- DATA LISTING -
_ _ _ _
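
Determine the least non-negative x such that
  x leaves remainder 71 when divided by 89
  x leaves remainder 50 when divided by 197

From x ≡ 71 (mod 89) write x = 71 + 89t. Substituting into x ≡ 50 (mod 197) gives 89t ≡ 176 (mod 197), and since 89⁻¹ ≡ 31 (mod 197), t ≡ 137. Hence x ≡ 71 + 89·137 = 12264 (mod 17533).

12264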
_ _ _ _
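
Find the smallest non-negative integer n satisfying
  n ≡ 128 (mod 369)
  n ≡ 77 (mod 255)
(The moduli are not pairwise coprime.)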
_ _ _ _
- WHAT THE TASK ASKS -
Pull every line containing "negative" from the data.

- RESPONSE TO THE TASK -
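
Determine the least non-negative x such that
Find the smallest non-negative integer n satisfying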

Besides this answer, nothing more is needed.